-- Task details --
Restate each entry shown beneath this instruction, keeping its wording intact.

-- Information shown --
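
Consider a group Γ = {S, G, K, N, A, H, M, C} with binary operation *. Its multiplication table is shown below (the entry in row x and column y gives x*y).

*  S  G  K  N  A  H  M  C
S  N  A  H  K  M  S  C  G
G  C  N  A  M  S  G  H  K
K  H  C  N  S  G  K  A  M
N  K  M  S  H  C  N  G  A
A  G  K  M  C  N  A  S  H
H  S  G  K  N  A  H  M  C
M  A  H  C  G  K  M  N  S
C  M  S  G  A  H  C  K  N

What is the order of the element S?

4

The identity element is H (its row matches the header).
S^1 = S
S^2 = S*S = N
S^3 = N*S = K
S^4 = K*S = H
The first power of S equal to the identity is S^4, so ord(S) = 4.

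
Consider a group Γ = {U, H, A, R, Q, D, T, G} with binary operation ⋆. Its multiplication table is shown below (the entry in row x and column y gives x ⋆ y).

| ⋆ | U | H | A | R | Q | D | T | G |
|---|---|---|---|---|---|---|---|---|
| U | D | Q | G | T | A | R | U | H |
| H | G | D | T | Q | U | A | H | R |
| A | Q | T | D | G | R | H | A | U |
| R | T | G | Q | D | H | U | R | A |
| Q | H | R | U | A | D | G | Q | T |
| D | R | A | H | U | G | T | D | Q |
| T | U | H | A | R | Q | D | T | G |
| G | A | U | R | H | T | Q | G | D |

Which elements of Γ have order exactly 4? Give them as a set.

Identity is T. Compute the order of each non-identity element by repeated multiplication:
  U: U → D → R → T  (order 4)
  H: H → D → A → T  (order 4)
  A: A → D → H → T  (order 4)
  R: R → D → U → T  (order 4)
  Q: Q → D → G → T  (order 4)
  D: D → T  (order 2)
  G: G → D → Q → T  (order 4)
Elements of order 4: {A, G, H, Q, R, U}.
(Structurally, Γ here is isomorphic to the quaternion group Q_8.)

{A, G, H, Q, R, U}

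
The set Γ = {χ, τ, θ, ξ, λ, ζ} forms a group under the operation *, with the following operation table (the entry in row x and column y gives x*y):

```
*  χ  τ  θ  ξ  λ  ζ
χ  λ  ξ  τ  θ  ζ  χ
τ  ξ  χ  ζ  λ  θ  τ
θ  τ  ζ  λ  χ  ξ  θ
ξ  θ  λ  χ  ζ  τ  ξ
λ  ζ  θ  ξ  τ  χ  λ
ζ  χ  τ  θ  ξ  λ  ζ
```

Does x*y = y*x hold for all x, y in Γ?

Yes

Check whether the table is symmetric across its main diagonal.
Every entry (row x, col y) equals the entry (row y, col x), so Γ is abelian.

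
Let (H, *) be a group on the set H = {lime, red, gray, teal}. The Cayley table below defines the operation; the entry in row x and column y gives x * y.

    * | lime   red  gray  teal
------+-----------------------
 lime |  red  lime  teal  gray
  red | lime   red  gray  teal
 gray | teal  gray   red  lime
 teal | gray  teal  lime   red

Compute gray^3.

gray

gray^1 = gray
gray^2 = gray * gray = red
gray^3 = red * gray = gray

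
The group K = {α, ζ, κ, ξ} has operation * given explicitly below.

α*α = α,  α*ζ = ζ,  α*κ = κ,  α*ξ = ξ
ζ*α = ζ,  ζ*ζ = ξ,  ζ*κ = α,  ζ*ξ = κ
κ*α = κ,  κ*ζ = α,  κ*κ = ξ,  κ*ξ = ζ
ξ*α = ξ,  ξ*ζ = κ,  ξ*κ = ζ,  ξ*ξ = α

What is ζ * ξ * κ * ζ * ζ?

ζ * ξ = κ
κ * κ = ξ
ξ * ζ = κ
κ * ζ = α
(Structurally, K here is isomorphic to the cyclic group Z_4.)

α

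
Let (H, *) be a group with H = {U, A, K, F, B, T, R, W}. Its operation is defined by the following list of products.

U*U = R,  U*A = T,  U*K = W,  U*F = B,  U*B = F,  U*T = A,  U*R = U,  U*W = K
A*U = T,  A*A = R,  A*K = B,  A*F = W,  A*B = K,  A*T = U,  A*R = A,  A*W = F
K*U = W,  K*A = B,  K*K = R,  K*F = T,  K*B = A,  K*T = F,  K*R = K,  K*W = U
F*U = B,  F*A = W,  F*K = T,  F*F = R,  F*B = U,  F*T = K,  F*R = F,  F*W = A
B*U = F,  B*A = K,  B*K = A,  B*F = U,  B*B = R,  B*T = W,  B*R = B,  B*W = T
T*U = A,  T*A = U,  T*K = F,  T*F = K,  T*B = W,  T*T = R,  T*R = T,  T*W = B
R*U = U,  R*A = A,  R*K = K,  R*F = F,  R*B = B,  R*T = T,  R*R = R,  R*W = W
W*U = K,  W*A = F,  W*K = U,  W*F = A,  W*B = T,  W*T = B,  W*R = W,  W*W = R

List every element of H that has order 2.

Identity is R. Compute the order of each non-identity element by repeated multiplication:
  U: U → R  (order 2)
  A: A → R  (order 2)
  K: K → R  (order 2)
  F: F → R  (order 2)
  B: B → R  (order 2)
  T: T → R  (order 2)
  W: W → R  (order 2)
Elements of order 2: {A, B, F, K, T, U, W}.

{A, B, F, K, T, U, W}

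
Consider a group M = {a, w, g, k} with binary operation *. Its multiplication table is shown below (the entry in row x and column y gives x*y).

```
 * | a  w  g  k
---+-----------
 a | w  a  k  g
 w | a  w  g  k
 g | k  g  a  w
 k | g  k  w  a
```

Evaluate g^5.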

-- Task output --
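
Consider a group Γ = {S, G, K, N, A, H, M, C} with binary operation *. Its multiplication table is shown below (the entry in row x and column y gives x*y).

*  S  G  K  N  A  H  M  C
S  N  A  H  K  M  S  C  G
G  C  N  A  M  S  G  H  K
K  H  C  N  S  G  K  A  M
N  K  M  S  H  C  N  G  A
A  G  K  M  C  N  A  S  H
H  S  G  K  N  A  H  M  C
M  A  H  C  G  K  M  N  S
C  M  S  G  A  H  C  K  N

What is the order of the element S?

4

The identity element is H (its row matches the header).
S^1 = S
S^2 = S*S = N
S^3 = N*S = K
S^4 = K*S = H
The first power of S equal to the identity is S^4, so ord(S) = 4.

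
Consider a group Γ = {U, H, A, R, Q, D, T, G} with binary operation ⋆. Its multiplication table is shown below (the entry in row x and column y gives x ⋆ y).

| ⋆ | U | H | A | R | Q | D | T | G |
|---|---|---|---|---|---|---|---|---|
| U | D | Q | G | T | A | R | U | H |
| H | G | D | T | Q | U | A | H | R |
| A | Q | T | D | G | R | H | A | U |
| R | T | G | Q | D | H | U | R | A |
| Q | H | R | U | A | D | G | Q | T |
| D | R | A | H | U | G | T | D | Q |
| T | U | H | A | R | Q | D | T | G |
| G | A | U | R | H | T | Q | G | D |

Which elements of Γ have order exactly 4? Give them as a set.

Identity is T. Compute the order of each non-identity element by repeated multiplication:
  U: U → D → R → T  (order 4)
  H: H → D → A → T  (order 4)
  A: A → D → H → T  (order 4)
  R: R → D → U → T  (order 4)
  Q: Q → D → G → T  (order 4)
  D: D → T  (order 2)
  G: G → D → Q → T  (order 4)
Elements of order 4: {A, G, H, Q, R, U}.
(Structurally, Γ here is isomorphic to the quaternion group Q_8.)

{A, G, H, Q, R, U}

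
The set Γ = {χ, τ, θ, ξ, λ, ζ} forms a group under the operation *, with the following operation table (the entry in row x and column y gives x*y):

```
*  χ  τ  θ  ξ  λ  ζ
χ  λ  ξ  τ  θ  ζ  χ
τ  ξ  χ  ζ  λ  θ  τ
θ  τ  ζ  λ  χ  ξ  θ
ξ  θ  λ  χ  ζ  τ  ξ
λ  ζ  θ  ξ  τ  χ  λ
ζ  χ  τ  θ  ξ  λ  ζ
```

Does x*y = y*x hold for all x, y in Γ?

Yes

Check whether the table is symmetric across its main diagonal.
Every entry (row x, col y) equals the entry (row y, col x), so Γ is abelian.

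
Let (H, *) be a group on the set H = {lime, red, gray, teal}. The Cayley table below defines the operation; the entry in row x and column y gives x * y.

    * | lime   red  gray  teal
------+-----------------------
 lime |  red  lime  teal  gray
  red | lime   red  gray  teal
 gray | teal  gray   red  lime
 teal | gray  teal  lime   red

Compute gray^3.

gray

gray^1 = gray
gray^2 = gray * gray = red
gray^3 = red * gray = gray

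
The group K = {α, ζ, κ, ξ} has operation * given explicitly below.

α*α = α,  α*ζ = ζ,  α*κ = κ,  α*ξ = ξ
ζ*α = ζ,  ζ*ζ = ξ,  ζ*κ = α,  ζ*ξ = κ
κ*α = κ,  κ*ζ = α,  κ*κ = ξ,  κ*ξ = ζ
ξ*α = ξ,  ξ*ζ = κ,  ξ*κ = ζ,  ξ*ξ = α

What is ζ * ξ * κ * ζ * ζ?

ζ * ξ = κ
κ * κ = ξ
ξ * ζ = κ
κ * ζ = α
(Structurally, K here is isomorphic to the cyclic group Z_4.)

α

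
Let (H, *) be a group with H = {U, A, K, F, B, T, R, W}. Its operation is defined by the following list of products.

U*U = R,  U*A = T,  U*K = W,  U*F = B,  U*B = F,  U*T = A,  U*R = U,  U*W = K
A*U = T,  A*A = R,  A*K = B,  A*F = W,  A*B = K,  A*T = U,  A*R = A,  A*W = F
K*U = W,  K*A = B,  K*K = R,  K*F = T,  K*B = A,  K*T = F,  K*R = K,  K*W = U
F*U = B,  F*A = W,  F*K = T,  F*F = R,  F*B = U,  F*T = K,  F*R = F,  F*W = A
B*U = F,  B*A = K,  B*K = A,  B*F = U,  B*B = R,  B*T = W,  B*R = B,  B*W = T
T*U = A,  T*A = U,  T*K = F,  T*F = K,  T*B = W,  T*T = R,  T*R = T,  T*W = B
R*U = U,  R*A = A,  R*K = K,  R*F = F,  R*B = B,  R*T = T,  R*R = R,  R*W = W
W*U = K,  W*A = F,  W*K = U,  W*F = A,  W*B = T,  W*T = B,  W*R = W,  W*W = R

List every element of H that has order 2.

Identity is R. Compute the order of each non-identity element by repeated multiplication:
  U: U → R  (order 2)
  A: A → R  (order 2)
  K: K → R  (order 2)
  F: F → R  (order 2)
  B: B → R  (order 2)
  T: T → R  (order 2)
  W: W → R  (order 2)
Elements of order 2: {A, B, F, K, T, U, W}.

{A, B, F, K, T, U, W}

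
Consider a group M = {a, w, g, k} with binary operation *. Its multiplication table is shown below (the entry in row x and column y gives x*y).

```
 * | a  w  g  k
---+-----------
 a | w  a  k  g
 w | a  w  g  k
 g | k  g  a  w
 k | g  k  w  a
```

Evaluate g^5.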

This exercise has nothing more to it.